### Exercise objective
Restate word for word the span that opens with the line containing "be standard Brownian" and closes with the final line of the data; give only those lines.

Records from a collection:
────────────────────

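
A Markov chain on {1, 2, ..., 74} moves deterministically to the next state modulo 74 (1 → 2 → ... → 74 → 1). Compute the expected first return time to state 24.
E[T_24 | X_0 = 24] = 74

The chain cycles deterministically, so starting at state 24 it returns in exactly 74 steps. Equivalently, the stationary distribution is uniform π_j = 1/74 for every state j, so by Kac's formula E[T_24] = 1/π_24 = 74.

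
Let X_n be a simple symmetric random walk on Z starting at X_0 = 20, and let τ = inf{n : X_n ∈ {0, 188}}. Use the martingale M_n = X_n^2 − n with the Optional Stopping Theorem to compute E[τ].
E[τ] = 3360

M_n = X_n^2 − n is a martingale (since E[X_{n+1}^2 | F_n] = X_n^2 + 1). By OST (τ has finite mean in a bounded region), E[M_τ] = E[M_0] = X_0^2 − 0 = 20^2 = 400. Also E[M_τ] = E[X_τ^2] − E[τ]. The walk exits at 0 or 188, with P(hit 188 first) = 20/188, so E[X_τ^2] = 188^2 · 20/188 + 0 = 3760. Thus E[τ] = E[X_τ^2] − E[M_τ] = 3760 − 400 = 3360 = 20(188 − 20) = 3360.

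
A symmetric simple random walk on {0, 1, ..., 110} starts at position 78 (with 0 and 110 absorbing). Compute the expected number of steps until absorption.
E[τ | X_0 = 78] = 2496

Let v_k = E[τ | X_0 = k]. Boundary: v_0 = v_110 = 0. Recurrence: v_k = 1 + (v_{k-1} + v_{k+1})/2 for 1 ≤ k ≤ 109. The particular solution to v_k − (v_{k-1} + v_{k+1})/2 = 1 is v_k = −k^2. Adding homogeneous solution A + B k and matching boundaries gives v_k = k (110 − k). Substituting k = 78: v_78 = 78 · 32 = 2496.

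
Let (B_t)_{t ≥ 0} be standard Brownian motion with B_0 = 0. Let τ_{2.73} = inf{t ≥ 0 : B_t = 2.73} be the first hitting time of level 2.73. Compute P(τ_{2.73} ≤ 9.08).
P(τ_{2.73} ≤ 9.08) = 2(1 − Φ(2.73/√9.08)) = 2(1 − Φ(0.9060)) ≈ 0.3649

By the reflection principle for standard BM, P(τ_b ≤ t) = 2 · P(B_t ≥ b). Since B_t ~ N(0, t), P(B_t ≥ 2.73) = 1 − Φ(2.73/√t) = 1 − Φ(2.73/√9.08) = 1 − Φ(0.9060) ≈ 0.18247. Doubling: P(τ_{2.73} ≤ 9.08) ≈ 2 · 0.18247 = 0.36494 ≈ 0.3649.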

────────────────────

### Answer space
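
Let (B_t)_{t ≥ 0} be standard Brownian motion with B_0 = 0. Let τ_{2.73} = inf{t ≥ 0 : B_t = 2.73} be the first hitting time of level 2.73. Compute P(τ_{2.73} ≤ 9.08).
P(τ_{2.73} ≤ 9.08) = 2(1 − Φ(2.73/√9.08)) = 2(1 − Φ(0.9060)) ≈ 0.3649

By the reflection principle for standard BM, P(τ_b ≤ t) = 2 · P(B_t ≥ b). Since B_t ~ N(0, t), P(B_t ≥ 2.73) = 1 − Φ(2.73/√t) = 1 − Φ(2.73/√9.08) = 1 − Φ(0.9060) ≈ 0.18247. Doubling: P(τ_{2.73} ≤ 9.08) ≈ 2 · 0.18247 = 0.36494 ≈ 0.3649.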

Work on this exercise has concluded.